Assigned task →
Count how many lines in this material contain "construct". The answer is that number alone.
================================
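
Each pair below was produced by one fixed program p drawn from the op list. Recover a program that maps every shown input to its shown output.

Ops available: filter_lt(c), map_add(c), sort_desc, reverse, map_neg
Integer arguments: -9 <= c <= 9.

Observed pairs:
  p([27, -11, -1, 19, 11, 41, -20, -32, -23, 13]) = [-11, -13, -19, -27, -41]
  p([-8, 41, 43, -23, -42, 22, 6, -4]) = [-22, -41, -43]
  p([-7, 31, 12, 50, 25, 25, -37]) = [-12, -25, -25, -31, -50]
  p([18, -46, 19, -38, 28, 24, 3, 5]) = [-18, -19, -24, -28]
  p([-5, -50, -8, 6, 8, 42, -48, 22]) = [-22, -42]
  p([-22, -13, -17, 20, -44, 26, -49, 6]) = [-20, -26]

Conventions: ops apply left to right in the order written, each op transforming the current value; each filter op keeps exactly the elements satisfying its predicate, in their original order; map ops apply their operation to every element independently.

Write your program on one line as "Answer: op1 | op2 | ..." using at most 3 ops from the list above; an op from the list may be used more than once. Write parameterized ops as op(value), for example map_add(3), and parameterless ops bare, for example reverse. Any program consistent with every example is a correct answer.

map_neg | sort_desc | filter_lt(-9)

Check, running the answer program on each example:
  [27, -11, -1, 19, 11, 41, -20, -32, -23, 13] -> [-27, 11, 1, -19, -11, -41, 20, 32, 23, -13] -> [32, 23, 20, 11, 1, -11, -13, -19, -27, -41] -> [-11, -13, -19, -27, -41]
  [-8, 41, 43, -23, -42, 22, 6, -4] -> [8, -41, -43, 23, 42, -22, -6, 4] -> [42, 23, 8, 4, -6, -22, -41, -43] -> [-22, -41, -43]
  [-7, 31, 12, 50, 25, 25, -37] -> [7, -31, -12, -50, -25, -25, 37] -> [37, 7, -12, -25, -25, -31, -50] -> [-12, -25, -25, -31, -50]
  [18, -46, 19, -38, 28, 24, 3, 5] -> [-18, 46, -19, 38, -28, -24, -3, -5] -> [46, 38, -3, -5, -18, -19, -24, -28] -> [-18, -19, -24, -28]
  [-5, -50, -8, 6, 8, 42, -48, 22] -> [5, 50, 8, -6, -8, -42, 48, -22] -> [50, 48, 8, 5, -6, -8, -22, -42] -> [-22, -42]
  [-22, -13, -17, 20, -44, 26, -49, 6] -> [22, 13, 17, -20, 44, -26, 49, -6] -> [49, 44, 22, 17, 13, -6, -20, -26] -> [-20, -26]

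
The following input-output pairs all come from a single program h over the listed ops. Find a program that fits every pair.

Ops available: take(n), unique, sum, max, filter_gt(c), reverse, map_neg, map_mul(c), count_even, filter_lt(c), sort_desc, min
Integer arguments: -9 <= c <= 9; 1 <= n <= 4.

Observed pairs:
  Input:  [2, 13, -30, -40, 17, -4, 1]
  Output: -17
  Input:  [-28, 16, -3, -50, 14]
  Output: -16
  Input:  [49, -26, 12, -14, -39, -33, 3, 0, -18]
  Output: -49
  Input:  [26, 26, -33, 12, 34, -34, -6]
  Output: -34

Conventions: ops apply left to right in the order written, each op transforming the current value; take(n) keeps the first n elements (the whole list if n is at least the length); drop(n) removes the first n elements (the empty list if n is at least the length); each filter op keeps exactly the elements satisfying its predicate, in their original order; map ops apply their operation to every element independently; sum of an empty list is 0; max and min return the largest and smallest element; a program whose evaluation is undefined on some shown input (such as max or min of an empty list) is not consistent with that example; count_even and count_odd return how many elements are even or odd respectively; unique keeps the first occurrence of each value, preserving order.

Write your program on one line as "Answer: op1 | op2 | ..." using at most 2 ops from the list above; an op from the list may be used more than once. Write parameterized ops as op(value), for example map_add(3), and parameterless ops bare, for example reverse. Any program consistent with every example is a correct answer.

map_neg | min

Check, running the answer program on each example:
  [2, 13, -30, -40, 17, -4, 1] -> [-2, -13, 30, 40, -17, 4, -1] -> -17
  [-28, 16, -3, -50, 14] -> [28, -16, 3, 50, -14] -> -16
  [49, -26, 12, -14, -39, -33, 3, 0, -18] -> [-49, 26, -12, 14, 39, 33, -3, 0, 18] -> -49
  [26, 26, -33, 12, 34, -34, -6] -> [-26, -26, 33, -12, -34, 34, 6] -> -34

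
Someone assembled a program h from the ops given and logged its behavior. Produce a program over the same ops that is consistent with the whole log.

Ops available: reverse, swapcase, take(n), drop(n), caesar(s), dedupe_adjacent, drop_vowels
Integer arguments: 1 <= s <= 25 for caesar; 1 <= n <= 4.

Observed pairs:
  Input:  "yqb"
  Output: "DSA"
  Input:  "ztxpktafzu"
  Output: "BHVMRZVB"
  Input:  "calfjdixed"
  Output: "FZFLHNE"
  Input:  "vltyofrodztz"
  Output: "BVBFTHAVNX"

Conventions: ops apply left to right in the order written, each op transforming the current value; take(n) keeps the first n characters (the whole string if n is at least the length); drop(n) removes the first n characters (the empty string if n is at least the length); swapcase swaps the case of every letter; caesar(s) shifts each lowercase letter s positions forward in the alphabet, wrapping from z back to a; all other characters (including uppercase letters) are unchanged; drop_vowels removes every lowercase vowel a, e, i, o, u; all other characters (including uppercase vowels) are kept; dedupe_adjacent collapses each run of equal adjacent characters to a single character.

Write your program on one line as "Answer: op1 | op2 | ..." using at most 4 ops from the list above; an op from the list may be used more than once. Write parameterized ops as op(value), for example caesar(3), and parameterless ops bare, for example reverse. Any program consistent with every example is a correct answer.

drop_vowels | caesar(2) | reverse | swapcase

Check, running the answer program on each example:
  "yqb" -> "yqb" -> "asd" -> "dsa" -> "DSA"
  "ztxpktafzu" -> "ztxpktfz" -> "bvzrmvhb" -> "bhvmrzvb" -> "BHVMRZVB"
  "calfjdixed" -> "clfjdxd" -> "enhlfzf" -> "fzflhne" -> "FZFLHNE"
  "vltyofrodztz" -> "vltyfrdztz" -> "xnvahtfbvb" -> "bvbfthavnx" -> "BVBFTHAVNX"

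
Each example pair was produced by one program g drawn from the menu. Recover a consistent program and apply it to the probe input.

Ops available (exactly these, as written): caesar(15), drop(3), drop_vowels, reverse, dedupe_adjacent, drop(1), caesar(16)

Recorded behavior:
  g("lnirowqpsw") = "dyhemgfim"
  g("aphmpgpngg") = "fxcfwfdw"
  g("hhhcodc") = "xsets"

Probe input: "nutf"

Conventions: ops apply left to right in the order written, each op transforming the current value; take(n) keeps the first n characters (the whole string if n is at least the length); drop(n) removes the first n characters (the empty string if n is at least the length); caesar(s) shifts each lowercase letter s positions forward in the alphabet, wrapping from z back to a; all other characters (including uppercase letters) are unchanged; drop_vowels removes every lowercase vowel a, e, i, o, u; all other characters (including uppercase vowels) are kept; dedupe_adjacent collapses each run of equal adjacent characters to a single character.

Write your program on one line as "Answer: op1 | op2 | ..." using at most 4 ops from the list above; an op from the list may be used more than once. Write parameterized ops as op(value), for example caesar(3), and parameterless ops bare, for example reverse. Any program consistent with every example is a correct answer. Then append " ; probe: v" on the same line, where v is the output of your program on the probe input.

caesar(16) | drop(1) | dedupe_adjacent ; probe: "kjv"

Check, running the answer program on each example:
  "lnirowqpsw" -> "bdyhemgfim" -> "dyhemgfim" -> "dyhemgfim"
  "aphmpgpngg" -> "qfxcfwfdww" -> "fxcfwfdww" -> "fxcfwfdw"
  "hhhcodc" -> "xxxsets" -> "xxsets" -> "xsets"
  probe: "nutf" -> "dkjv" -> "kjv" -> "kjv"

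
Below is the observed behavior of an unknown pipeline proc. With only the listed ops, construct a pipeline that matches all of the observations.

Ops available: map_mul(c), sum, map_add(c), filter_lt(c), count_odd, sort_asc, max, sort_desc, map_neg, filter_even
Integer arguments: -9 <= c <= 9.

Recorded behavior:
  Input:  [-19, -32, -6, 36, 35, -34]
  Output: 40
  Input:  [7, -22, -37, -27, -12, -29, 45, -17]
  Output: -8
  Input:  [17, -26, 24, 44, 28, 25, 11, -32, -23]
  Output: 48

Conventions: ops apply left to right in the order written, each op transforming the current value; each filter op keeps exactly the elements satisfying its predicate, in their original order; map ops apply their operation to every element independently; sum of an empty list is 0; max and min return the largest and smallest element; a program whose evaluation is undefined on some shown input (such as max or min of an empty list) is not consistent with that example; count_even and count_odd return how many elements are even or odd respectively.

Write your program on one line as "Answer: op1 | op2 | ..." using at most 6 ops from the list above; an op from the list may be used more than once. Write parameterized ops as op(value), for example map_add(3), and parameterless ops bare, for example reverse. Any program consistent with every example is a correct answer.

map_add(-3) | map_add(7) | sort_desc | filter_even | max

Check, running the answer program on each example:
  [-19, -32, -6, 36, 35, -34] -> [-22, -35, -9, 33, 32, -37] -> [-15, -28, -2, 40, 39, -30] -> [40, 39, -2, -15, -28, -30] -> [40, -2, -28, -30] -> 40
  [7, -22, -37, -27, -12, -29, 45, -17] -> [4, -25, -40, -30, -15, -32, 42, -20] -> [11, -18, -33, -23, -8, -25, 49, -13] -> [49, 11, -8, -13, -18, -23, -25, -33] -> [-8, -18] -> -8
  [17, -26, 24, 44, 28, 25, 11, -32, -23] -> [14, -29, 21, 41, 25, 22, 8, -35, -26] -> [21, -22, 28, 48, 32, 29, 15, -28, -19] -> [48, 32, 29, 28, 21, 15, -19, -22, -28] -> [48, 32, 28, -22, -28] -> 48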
================================
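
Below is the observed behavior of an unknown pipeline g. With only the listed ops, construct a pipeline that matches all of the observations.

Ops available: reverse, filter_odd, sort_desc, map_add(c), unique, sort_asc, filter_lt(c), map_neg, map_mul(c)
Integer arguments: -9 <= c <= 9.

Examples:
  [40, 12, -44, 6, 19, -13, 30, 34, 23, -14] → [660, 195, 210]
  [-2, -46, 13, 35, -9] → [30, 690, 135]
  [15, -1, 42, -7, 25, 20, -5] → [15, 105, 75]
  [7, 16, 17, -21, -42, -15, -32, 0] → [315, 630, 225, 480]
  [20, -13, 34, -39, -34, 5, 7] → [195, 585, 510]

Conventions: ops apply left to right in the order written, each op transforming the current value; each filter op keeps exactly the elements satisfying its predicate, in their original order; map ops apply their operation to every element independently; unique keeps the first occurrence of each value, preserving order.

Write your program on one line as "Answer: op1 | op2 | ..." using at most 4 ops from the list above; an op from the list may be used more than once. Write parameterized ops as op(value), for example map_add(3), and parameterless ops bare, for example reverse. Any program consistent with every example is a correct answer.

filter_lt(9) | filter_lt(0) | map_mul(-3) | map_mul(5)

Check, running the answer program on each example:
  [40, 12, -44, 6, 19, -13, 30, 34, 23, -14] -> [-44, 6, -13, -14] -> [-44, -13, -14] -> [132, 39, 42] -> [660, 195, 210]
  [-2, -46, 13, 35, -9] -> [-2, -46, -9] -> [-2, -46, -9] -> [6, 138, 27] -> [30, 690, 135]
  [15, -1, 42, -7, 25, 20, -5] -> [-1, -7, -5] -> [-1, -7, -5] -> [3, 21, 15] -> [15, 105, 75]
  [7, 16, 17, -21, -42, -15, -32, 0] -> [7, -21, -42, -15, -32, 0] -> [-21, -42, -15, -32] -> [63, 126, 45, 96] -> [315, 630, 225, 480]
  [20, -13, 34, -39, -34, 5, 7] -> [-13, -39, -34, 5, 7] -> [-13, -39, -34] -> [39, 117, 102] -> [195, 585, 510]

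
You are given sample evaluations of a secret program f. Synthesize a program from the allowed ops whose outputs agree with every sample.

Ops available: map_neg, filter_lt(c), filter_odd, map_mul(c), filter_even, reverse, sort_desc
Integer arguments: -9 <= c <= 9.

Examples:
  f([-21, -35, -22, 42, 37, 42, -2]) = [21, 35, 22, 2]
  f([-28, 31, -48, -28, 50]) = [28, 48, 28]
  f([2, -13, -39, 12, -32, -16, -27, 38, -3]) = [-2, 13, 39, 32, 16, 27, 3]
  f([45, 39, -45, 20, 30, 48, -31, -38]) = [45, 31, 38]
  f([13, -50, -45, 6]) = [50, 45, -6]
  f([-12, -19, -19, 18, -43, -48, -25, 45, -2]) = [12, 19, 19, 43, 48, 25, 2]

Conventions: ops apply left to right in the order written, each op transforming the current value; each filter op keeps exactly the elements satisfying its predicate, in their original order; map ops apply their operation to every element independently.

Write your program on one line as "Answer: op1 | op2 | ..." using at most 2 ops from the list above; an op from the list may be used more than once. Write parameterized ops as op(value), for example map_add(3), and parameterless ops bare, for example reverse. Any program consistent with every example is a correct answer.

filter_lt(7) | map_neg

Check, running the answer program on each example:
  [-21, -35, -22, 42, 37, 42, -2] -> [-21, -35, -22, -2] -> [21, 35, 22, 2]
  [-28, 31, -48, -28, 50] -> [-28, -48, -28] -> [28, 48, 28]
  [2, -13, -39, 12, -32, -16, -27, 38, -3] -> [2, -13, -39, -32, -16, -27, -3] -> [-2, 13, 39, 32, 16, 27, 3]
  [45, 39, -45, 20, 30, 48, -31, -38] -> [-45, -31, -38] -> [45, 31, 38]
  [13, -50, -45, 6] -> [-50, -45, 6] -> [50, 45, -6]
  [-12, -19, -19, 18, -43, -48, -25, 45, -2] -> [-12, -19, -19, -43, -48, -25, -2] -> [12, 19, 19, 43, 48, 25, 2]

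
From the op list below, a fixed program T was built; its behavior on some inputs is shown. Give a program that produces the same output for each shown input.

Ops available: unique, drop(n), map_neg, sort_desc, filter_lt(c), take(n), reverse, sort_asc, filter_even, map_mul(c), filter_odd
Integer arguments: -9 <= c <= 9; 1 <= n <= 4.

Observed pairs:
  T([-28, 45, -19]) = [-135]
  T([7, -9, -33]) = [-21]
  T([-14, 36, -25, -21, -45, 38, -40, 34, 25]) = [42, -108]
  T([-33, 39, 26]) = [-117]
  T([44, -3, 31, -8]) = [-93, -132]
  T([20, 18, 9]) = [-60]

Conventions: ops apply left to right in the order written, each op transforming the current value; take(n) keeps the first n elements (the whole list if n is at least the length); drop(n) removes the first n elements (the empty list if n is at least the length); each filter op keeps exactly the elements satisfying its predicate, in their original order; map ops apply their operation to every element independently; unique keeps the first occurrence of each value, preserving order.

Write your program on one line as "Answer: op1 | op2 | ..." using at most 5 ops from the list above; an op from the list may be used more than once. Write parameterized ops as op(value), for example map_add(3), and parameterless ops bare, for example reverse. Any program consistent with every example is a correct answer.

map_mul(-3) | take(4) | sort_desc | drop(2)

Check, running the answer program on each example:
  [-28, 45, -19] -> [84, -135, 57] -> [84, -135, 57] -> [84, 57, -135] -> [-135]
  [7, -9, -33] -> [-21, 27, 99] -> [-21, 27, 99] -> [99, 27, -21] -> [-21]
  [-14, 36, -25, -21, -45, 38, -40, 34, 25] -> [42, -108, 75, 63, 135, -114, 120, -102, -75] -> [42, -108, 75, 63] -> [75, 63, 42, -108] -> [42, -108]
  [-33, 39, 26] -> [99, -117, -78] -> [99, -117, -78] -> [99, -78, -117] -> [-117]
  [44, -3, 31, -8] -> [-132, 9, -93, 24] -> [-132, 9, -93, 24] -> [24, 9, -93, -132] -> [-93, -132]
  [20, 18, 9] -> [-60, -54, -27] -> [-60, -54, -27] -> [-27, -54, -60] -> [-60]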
================================
Result →
2